▶ _Task prompt_
Please copy every line of the records below that holds the word "rewriting".
^^^^^^^^
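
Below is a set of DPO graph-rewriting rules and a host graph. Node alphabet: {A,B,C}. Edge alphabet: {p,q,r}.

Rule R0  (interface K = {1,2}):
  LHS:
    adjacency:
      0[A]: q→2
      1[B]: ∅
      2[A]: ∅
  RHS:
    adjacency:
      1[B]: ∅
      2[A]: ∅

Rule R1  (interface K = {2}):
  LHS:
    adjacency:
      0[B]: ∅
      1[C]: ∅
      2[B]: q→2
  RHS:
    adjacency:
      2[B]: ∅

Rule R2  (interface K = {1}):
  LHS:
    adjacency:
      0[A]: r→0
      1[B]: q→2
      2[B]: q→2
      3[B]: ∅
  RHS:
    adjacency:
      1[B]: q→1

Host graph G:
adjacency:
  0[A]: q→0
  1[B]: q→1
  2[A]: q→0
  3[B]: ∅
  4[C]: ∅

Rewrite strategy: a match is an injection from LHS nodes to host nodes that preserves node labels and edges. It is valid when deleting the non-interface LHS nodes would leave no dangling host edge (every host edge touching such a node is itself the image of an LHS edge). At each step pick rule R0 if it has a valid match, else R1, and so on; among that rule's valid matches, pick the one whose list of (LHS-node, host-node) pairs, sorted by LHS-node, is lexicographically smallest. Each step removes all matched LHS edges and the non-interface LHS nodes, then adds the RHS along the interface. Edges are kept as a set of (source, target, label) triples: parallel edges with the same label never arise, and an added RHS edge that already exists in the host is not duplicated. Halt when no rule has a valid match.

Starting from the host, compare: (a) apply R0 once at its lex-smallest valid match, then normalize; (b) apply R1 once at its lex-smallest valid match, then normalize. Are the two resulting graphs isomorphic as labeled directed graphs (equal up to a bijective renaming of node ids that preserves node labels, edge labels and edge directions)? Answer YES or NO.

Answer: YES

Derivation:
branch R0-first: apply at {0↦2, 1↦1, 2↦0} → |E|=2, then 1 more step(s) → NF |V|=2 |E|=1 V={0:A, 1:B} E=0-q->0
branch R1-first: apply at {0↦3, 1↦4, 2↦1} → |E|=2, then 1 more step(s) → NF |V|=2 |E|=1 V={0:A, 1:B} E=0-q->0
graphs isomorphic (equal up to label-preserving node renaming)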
^^^^^^^^
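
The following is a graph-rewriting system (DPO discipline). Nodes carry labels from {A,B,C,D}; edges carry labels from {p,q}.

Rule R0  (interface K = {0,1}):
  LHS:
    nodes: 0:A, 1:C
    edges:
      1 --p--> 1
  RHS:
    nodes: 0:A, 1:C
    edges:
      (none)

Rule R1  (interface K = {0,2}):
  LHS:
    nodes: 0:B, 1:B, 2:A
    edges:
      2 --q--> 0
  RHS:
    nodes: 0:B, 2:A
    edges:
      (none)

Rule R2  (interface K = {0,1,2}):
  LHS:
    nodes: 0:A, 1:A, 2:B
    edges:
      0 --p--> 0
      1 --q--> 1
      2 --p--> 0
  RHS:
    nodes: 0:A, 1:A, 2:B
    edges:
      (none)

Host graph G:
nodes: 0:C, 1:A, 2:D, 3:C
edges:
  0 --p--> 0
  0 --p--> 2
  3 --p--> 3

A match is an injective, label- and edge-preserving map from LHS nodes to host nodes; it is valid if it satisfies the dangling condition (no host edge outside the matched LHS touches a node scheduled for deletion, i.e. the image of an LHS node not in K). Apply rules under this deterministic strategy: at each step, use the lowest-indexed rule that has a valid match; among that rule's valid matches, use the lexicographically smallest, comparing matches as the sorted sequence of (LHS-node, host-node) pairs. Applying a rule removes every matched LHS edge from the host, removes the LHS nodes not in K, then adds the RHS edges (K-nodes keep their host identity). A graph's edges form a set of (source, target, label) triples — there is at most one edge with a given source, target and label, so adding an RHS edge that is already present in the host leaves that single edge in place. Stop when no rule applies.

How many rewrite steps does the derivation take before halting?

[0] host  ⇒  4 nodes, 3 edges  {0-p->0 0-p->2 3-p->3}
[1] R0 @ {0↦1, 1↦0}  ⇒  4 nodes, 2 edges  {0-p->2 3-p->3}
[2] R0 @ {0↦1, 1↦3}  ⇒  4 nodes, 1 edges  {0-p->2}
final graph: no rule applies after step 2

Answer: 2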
^^^^^^^^
▶ _Reply to the exercise_
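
Below is a set of DPO graph-rewriting rules and a host graph. Node alphabet: {A,B,C}. Edge alphabet: {p,q,r}.
The following is a graph-rewriting system (DPO discipline). Nodes carry labels from {A,B,C,D}; edges carry labels from {p,q}.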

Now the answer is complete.